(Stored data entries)
━━━━━━━━

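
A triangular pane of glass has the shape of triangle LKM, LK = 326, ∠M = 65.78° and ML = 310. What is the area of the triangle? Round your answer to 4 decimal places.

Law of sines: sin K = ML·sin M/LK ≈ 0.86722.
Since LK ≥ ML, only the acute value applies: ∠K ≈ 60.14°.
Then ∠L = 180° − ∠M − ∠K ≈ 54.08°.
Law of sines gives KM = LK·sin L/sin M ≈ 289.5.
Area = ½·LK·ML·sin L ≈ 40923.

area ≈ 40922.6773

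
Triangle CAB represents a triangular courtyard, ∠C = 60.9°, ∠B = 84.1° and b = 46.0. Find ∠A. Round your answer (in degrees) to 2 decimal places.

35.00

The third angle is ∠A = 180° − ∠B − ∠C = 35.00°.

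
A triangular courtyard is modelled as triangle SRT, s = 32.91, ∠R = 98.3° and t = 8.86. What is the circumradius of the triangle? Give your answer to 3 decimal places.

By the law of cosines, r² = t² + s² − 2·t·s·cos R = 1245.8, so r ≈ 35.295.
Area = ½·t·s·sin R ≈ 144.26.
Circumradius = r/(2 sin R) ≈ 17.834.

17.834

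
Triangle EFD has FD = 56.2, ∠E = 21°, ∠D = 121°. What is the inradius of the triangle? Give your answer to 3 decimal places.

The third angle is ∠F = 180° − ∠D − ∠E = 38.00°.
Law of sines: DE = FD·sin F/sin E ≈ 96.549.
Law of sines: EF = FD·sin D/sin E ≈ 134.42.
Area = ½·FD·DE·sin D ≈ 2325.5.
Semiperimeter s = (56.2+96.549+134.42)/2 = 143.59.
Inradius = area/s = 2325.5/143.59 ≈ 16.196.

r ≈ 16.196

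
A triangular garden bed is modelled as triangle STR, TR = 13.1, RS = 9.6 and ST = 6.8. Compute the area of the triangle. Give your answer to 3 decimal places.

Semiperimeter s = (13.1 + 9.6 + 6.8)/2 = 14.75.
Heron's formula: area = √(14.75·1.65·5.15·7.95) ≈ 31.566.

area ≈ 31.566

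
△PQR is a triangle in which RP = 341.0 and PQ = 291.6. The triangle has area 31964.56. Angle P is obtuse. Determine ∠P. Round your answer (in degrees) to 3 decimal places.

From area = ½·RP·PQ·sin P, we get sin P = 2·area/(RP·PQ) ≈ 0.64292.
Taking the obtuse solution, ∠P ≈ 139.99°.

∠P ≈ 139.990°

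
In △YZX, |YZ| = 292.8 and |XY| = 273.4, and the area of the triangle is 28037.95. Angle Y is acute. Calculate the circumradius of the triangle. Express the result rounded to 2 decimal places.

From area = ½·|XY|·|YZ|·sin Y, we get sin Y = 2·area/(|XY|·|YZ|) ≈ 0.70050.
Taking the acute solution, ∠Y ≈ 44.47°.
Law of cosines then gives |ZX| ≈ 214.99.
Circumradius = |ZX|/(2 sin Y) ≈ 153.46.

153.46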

━━━━━━━━

- _Exercise_
All entries are to be output exactly as they stand.

- _Answer to this exercise_
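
A triangular pane of glass has the shape of triangle LKM, LK = 326, ∠M = 65.78° and ML = 310. What is the area of the triangle? Round your answer to 4 decimal places.

Law of sines: sin K = ML·sin M/LK ≈ 0.86722.
Since LK ≥ ML, only the acute value applies: ∠K ≈ 60.14°.
Then ∠L = 180° − ∠M − ∠K ≈ 54.08°.
Law of sines gives KM = LK·sin L/sin M ≈ 289.5.
Area = ½·LK·ML·sin L ≈ 40923.

area ≈ 40922.6773

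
Triangle CAB represents a triangular courtyard, ∠C = 60.9°, ∠B = 84.1° and b = 46.0. Find ∠A. Round your answer (in degrees) to 2 decimal places.

35.00

The third angle is ∠A = 180° − ∠B − ∠C = 35.00°.

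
A triangular courtyard is modelled as triangle SRT, s = 32.91, ∠R = 98.3° and t = 8.86. What is the circumradius of the triangle? Give your answer to 3 decimal places.

By the law of cosines, r² = t² + s² − 2·t·s·cos R = 1245.8, so r ≈ 35.295.
Area = ½·t·s·sin R ≈ 144.26.
Circumradius = r/(2 sin R) ≈ 17.834.

17.834

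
Triangle EFD has FD = 56.2, ∠E = 21°, ∠D = 121°. What is the inradius of the triangle? Give your answer to 3 decimal places.

The third angle is ∠F = 180° − ∠D − ∠E = 38.00°.
Law of sines: DE = FD·sin F/sin E ≈ 96.549.
Law of sines: EF = FD·sin D/sin E ≈ 134.42.
Area = ½·FD·DE·sin D ≈ 2325.5.
Semiperimeter s = (56.2+96.549+134.42)/2 = 143.59.
Inradius = area/s = 2325.5/143.59 ≈ 16.196.

r ≈ 16.196

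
A triangular garden bed is modelled as triangle STR, TR = 13.1, RS = 9.6 and ST = 6.8. Compute the area of the triangle. Give your answer to 3 decimal places.

Semiperimeter s = (13.1 + 9.6 + 6.8)/2 = 14.75.
Heron's formula: area = √(14.75·1.65·5.15·7.95) ≈ 31.566.

area ≈ 31.566

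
△PQR is a triangle in which RP = 341.0 and PQ = 291.6. The triangle has area 31964.56. Angle P is obtuse. Determine ∠P. Round your answer (in degrees) to 3 decimal places.

From area = ½·RP·PQ·sin P, we get sin P = 2·area/(RP·PQ) ≈ 0.64292.
Taking the obtuse solution, ∠P ≈ 139.99°.

∠P ≈ 139.990°

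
In △YZX, |YZ| = 292.8 and |XY| = 273.4, and the area of the triangle is 28037.95. Angle Y is acute. Calculate the circumradius of the triangle. Express the result rounded to 2 decimal places.

From area = ½·|XY|·|YZ|·sin Y, we get sin Y = 2·area/(|XY|·|YZ|) ≈ 0.70050.
Taking the acute solution, ∠Y ≈ 44.47°.
Law of cosines then gives |ZX| ≈ 214.99.
Circumradius = |ZX|/(2 sin Y) ≈ 153.46.

153.46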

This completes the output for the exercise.